» **ASSIGNMENT**:
Copy every line below where the string "take" is found.

» **PROVIDED DATA**:

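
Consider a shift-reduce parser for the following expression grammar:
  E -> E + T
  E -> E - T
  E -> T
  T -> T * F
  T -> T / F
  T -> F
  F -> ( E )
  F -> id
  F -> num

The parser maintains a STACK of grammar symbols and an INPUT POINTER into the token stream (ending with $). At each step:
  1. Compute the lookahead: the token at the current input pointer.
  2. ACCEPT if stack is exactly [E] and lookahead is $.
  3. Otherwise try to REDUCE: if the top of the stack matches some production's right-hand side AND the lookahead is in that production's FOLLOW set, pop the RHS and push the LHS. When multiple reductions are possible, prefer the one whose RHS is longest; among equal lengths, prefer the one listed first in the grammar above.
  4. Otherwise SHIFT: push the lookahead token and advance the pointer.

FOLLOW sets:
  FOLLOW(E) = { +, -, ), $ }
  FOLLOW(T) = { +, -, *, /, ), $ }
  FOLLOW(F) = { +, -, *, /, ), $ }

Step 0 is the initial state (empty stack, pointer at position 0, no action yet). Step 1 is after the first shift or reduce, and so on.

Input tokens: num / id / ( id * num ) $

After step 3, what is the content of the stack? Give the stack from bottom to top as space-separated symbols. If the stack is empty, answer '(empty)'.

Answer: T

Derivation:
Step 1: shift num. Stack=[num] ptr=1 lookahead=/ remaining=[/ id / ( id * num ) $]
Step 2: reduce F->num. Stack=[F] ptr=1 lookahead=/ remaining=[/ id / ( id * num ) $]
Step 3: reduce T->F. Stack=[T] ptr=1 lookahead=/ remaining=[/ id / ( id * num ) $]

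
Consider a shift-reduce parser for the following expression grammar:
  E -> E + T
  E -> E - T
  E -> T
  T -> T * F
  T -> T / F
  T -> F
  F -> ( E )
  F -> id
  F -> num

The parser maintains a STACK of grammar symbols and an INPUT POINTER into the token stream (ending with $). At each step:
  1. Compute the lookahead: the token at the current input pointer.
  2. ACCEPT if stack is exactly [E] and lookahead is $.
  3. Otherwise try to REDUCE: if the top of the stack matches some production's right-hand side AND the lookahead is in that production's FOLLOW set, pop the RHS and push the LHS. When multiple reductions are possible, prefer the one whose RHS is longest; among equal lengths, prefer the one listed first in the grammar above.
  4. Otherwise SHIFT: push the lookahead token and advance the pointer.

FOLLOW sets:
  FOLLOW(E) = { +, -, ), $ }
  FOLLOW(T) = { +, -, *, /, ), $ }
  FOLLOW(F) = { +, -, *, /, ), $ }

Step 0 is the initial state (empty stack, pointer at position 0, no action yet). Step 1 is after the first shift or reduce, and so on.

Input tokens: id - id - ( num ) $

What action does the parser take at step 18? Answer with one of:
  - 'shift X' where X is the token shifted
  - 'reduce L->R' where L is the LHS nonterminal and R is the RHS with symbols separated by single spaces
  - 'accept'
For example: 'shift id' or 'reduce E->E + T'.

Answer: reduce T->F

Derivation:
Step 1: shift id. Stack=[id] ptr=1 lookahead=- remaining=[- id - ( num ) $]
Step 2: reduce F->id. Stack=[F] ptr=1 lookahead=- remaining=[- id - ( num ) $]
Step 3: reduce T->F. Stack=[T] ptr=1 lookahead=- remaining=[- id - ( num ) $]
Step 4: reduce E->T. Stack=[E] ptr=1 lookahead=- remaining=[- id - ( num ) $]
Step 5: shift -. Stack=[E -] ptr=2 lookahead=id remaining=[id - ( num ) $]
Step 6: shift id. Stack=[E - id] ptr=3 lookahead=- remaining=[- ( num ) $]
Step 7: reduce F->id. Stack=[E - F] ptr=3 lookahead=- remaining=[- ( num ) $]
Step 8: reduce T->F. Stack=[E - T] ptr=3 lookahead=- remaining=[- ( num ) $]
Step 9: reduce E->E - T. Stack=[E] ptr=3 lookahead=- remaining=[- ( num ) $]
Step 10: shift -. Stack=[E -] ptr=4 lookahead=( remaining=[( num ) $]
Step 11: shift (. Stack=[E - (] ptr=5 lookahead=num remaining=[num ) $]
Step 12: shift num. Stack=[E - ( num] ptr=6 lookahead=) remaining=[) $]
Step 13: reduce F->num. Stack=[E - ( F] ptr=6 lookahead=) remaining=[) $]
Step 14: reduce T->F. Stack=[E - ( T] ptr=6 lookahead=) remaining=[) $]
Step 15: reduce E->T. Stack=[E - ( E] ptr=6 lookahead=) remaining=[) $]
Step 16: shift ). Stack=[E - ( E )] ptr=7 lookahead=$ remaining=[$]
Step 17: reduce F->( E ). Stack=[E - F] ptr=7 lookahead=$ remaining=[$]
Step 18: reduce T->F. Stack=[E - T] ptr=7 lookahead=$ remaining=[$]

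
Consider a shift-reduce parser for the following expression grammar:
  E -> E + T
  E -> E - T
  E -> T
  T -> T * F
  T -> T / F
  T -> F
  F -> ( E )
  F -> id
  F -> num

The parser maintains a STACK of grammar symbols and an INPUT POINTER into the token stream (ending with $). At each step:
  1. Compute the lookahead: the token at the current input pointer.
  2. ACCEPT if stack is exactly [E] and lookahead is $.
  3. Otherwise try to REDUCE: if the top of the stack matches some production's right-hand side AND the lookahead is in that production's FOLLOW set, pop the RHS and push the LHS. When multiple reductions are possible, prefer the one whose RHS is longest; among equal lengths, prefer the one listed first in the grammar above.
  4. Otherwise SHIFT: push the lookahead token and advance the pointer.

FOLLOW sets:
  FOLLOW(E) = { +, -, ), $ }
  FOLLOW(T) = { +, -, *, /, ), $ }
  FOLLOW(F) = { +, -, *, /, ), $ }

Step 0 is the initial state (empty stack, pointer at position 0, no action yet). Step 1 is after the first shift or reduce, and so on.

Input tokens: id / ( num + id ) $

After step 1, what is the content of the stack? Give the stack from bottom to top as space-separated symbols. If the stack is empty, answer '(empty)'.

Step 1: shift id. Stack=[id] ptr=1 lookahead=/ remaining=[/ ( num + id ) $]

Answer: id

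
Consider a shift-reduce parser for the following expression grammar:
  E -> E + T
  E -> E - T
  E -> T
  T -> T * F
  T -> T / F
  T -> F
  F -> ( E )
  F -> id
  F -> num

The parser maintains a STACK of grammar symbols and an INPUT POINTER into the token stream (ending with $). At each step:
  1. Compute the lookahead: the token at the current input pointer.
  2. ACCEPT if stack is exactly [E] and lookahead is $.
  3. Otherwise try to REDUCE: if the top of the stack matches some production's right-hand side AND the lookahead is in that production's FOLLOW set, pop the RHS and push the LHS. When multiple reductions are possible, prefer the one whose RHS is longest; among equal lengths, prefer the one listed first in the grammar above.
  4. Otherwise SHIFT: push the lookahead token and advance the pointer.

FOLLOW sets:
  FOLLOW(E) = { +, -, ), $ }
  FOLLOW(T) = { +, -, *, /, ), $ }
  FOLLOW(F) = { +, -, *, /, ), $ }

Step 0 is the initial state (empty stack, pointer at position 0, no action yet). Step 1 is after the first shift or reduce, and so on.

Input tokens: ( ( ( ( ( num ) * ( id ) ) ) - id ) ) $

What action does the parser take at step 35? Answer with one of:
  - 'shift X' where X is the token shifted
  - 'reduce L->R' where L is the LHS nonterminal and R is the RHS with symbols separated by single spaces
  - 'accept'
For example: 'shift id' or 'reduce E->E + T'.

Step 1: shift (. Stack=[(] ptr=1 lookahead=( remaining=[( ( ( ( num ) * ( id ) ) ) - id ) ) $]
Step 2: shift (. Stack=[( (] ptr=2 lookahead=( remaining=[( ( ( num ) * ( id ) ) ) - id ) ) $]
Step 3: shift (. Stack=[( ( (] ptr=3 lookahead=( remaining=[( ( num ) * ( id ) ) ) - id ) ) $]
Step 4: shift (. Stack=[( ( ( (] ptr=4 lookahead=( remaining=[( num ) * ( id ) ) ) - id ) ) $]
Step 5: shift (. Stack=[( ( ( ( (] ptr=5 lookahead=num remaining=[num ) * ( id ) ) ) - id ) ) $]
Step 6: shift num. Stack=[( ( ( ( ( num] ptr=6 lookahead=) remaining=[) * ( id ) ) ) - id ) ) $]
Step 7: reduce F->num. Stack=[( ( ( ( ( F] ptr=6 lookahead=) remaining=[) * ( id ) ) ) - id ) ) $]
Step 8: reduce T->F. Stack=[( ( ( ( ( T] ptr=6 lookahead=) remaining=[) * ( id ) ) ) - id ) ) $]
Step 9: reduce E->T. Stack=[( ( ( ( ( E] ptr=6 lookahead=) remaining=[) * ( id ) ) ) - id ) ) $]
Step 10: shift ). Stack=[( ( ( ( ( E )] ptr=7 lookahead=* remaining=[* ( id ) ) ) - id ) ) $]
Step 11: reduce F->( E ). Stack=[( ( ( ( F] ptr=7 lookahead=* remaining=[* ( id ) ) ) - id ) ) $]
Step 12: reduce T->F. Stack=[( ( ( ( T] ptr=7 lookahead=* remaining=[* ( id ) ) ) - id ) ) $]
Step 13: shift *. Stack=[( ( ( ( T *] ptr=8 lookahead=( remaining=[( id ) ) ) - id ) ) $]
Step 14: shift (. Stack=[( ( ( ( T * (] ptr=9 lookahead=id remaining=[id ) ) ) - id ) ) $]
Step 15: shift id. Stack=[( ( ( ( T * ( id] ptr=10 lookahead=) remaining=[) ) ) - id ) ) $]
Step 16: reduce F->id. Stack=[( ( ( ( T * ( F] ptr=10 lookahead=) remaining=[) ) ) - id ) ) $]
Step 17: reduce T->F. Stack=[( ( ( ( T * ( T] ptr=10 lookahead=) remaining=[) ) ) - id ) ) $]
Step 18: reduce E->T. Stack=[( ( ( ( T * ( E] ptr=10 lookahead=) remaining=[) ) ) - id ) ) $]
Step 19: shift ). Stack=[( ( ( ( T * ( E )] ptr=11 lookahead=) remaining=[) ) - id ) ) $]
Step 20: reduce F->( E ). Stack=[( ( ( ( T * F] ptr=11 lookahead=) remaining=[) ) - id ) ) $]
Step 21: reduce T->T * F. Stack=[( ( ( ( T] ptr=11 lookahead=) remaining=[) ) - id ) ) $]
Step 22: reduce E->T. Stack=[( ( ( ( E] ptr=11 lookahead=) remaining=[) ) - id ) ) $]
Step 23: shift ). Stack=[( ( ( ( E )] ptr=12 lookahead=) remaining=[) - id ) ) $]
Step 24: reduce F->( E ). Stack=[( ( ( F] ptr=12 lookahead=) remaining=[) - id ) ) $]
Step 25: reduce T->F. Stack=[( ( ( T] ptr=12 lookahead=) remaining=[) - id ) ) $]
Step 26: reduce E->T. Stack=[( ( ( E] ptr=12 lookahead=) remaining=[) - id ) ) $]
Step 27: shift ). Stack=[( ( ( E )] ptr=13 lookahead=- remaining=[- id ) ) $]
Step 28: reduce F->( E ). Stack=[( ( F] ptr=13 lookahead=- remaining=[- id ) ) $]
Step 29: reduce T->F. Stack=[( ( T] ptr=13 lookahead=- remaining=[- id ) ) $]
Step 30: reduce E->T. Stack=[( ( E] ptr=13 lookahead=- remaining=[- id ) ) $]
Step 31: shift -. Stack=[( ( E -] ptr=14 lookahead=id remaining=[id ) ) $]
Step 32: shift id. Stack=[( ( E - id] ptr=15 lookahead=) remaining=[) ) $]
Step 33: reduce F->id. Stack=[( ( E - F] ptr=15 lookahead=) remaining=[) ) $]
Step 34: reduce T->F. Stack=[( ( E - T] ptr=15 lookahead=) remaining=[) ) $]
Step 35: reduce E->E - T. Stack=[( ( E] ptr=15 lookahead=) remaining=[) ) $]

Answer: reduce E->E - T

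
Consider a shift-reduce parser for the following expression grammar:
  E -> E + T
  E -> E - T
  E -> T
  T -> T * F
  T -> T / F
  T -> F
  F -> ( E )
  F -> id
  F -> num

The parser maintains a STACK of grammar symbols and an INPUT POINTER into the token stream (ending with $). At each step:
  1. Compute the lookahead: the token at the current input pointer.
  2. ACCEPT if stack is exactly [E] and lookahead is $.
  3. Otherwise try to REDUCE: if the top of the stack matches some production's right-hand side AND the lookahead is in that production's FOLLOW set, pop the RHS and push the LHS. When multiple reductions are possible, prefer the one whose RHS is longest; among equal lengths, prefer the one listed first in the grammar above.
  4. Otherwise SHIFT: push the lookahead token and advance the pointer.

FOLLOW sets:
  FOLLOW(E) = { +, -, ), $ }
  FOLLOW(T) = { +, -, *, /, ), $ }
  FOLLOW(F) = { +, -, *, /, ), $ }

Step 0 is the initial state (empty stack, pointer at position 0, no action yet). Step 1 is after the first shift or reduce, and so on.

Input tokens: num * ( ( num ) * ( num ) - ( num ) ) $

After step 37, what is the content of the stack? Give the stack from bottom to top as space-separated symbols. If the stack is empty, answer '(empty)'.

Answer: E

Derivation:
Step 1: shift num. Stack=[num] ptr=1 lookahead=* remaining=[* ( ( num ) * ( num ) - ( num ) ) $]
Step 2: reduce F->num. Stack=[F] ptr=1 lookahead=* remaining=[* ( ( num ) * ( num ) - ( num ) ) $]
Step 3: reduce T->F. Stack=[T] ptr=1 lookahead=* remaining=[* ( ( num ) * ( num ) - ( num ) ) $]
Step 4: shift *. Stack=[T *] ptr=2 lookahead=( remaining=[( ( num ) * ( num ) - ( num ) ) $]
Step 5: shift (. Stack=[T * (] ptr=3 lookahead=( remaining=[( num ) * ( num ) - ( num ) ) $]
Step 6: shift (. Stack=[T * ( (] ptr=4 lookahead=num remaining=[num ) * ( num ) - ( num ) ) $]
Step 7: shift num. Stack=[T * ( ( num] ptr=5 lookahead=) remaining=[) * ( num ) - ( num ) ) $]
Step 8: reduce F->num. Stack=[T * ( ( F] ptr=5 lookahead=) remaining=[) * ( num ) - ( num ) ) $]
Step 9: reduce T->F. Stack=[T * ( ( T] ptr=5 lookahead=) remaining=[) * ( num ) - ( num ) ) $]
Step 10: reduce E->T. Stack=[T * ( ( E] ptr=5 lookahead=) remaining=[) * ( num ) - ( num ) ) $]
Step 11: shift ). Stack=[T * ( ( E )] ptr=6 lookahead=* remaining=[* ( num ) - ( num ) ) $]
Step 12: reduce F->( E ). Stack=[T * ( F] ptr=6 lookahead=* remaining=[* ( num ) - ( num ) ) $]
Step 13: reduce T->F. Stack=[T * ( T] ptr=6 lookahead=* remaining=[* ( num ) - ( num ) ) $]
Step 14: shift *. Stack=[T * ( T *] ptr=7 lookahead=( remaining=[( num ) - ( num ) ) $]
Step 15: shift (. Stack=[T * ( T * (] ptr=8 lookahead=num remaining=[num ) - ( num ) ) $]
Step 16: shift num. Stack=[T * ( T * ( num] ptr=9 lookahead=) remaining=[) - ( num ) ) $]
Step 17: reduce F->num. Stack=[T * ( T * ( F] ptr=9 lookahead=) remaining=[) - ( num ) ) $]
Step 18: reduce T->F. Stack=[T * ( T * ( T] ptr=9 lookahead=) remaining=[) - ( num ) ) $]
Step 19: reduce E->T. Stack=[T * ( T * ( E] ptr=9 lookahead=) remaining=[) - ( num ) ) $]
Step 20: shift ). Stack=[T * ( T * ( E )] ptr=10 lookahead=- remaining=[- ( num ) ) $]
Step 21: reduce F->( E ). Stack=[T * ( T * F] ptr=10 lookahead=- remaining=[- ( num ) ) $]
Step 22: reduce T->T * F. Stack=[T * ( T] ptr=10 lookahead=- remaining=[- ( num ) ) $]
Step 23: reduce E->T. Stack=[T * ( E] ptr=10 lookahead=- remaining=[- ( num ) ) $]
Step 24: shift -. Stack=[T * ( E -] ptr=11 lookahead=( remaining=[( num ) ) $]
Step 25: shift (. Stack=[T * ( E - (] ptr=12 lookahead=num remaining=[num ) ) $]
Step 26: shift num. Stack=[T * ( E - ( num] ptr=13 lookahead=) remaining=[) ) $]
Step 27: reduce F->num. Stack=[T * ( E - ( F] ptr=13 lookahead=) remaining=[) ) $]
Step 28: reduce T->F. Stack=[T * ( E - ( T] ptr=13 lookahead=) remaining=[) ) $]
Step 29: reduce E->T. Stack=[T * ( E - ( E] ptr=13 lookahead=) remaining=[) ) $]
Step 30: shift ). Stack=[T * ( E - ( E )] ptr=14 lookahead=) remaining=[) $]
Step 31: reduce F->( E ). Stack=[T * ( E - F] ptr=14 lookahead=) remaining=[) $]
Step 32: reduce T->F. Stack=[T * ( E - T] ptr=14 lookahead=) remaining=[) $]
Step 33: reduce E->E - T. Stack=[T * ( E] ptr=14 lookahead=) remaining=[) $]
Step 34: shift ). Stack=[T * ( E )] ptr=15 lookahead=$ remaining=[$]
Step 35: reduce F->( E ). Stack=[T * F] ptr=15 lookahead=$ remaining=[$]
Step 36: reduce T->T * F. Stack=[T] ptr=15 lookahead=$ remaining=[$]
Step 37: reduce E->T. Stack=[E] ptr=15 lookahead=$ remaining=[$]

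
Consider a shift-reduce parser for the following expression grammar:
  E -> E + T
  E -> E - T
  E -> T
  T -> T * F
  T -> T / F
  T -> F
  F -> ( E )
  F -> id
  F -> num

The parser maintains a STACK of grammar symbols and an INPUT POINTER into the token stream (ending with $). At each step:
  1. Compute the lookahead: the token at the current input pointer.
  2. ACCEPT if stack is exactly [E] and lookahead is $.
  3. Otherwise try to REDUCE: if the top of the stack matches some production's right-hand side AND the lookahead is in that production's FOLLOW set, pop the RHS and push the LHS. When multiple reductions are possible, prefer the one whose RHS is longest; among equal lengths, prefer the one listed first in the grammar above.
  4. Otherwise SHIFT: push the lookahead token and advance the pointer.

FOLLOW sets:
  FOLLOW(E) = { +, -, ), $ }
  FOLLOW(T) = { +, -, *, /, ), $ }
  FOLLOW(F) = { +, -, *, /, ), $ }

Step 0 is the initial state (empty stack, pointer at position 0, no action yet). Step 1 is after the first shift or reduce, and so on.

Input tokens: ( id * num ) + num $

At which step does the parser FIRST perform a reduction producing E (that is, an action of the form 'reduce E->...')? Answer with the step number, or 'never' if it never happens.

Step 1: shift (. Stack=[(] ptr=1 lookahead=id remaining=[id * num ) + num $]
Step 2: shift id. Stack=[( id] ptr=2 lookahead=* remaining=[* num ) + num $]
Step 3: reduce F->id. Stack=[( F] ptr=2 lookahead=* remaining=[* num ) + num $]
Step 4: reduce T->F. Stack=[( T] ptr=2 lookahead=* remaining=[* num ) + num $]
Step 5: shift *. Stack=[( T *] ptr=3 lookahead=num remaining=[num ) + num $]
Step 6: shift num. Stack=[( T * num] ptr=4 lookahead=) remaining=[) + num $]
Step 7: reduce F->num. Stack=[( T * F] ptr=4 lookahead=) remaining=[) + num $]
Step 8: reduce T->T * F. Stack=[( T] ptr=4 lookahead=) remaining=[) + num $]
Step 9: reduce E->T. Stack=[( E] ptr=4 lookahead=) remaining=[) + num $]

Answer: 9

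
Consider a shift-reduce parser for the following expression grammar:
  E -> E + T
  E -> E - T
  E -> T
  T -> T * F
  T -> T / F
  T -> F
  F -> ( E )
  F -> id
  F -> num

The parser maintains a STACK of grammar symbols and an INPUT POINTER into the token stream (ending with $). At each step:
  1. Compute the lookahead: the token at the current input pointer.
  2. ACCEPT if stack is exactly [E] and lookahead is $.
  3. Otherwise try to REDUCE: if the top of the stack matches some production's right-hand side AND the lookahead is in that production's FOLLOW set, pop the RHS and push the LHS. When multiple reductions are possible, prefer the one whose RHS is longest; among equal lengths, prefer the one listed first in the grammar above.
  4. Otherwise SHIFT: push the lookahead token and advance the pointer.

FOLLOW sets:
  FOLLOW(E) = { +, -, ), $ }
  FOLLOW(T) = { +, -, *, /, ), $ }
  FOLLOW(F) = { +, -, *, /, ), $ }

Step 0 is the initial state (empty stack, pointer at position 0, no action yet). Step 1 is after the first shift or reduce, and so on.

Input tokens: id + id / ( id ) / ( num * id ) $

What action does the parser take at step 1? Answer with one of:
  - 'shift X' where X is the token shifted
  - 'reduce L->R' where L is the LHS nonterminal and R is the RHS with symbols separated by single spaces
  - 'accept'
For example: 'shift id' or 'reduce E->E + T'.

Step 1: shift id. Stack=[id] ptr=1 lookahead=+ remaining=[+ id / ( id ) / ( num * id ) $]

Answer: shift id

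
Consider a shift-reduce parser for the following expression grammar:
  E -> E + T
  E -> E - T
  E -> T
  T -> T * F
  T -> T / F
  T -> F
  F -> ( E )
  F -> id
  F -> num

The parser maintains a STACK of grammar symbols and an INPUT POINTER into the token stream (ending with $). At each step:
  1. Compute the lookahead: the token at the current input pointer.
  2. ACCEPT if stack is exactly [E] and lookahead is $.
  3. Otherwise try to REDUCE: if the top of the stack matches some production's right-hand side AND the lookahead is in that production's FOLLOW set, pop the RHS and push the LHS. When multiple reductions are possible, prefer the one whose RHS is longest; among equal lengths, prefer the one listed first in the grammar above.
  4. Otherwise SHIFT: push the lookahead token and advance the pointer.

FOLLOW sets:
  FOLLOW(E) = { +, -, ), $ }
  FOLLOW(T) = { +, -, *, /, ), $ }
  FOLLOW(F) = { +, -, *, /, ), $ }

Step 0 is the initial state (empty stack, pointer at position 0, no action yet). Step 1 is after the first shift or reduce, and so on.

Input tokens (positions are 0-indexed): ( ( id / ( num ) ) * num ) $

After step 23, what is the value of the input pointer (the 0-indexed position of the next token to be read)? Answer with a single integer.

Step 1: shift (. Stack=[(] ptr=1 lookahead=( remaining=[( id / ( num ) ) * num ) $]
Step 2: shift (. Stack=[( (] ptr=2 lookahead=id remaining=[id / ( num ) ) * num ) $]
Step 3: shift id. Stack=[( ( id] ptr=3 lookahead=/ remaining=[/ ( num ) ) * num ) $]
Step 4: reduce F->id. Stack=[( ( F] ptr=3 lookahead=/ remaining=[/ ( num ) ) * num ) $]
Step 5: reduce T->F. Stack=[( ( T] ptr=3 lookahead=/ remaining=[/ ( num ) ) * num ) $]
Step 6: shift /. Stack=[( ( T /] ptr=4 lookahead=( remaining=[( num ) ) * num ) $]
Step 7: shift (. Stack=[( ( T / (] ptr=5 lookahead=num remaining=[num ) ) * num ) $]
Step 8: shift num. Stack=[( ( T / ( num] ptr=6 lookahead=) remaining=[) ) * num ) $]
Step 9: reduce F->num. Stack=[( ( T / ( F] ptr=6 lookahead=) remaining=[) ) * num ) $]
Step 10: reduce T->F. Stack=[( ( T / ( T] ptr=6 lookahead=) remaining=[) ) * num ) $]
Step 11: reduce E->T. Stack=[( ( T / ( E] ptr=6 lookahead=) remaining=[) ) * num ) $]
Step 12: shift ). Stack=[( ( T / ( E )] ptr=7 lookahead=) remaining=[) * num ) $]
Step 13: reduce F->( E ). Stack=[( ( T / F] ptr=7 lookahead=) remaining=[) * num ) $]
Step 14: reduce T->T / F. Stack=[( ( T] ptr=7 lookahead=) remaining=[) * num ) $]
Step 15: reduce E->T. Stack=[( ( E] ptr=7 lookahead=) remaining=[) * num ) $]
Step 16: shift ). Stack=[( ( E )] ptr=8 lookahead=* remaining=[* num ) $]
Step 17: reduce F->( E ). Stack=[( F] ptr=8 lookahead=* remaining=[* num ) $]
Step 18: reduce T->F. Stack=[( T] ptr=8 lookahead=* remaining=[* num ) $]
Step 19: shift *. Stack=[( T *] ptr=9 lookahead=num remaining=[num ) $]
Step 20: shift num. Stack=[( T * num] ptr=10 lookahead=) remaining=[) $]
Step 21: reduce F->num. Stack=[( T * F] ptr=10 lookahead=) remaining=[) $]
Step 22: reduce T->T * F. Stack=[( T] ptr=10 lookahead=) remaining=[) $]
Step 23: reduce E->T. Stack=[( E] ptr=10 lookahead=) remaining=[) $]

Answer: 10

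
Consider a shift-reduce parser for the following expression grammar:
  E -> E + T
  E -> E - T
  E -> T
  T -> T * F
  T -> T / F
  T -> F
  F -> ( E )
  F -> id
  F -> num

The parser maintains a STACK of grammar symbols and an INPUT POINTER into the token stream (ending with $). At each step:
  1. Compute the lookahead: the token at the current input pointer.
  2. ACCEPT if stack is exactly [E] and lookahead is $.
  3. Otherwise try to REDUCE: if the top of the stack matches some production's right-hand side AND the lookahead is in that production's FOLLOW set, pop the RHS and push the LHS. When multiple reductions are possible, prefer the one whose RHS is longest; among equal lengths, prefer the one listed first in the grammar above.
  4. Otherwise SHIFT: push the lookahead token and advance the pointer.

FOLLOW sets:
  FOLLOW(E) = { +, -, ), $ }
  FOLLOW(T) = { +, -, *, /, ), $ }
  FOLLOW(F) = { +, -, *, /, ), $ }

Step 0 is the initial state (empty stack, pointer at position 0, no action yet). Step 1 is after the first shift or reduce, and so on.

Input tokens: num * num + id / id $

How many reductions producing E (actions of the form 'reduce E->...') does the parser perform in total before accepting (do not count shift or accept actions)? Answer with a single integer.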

» **RESULT FOR THIS TASK**:
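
What action does the parser take at step 18? Answer with one of:
What action does the parser take at step 35? Answer with one of:
What action does the parser take at step 1? Answer with one of: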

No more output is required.